[Dataset records]

=====

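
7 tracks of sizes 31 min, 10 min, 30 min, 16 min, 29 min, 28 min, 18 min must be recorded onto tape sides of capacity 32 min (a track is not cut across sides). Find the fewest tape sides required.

Total = 31 + 30 + 29 + 28 + 18 + 16 + 10 = 162 min.
Lower bound: ⌈162/32⌉ = 6 tape sides.
A packing using 6 tape sides:
  side 1: 31 = 31
  side 2: 30 = 30
  side 3: 29 = 29
  side 4: 28 = 28
  side 5: 18 + 10 = 28
  side 6: 16 = 16
This matches the lower bound, so 6 is optimal.

6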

=====

* **What the exercise asks**
All of the data must be returned exactly.

* **Solution to the exercise**
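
7 tracks of sizes 31 min, 10 min, 30 min, 16 min, 29 min, 28 min, 18 min must be recorded onto tape sides of capacity 32 min (a track is not cut across sides). Find the fewest tape sides required.

Total = 31 + 30 + 29 + 28 + 18 + 16 + 10 = 162 min.
Lower bound: ⌈162/32⌉ = 6 tape sides.
A packing using 6 tape sides:
  side 1: 31 = 31
  side 2: 30 = 30
  side 3: 29 = 29
  side 4: 28 = 28
  side 5: 18 + 10 = 28
  side 6: 16 = 16
This matches the lower bound, so 6 is optimal.

6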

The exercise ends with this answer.